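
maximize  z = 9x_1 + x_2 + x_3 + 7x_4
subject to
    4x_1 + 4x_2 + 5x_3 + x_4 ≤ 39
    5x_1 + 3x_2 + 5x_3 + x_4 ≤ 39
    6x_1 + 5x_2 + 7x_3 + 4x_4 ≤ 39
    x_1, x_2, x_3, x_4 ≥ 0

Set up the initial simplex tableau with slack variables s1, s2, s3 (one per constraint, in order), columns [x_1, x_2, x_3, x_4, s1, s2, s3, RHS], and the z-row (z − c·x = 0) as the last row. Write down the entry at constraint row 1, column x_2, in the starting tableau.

Constraint 1 has coefficient 4 on x_2.

4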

TASK BRIEF | The response has to match the data exactly, line for line.

RESPONSE BOX |
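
maximize  z = 9x_1 + x_2 + x_3 + 7x_4
subject to
    4x_1 + 4x_2 + 5x_3 + x_4 ≤ 39
    5x_1 + 3x_2 + 5x_3 + x_4 ≤ 39
    6x_1 + 5x_2 + 7x_3 + 4x_4 ≤ 39
    x_1, x_2, x_3, x_4 ≥ 0

Set up the initial simplex tableau with slack variables s1, s2, s3 (one per constraint, in order), columns [x_1, x_2, x_3, x_4, s1, s2, s3, RHS], and the z-row (z − c·x = 0) as the last row. Write down the entry at constraint row 1, column x_2, in the starting tableau.

Constraint 1 has coefficient 4 on x_2.

4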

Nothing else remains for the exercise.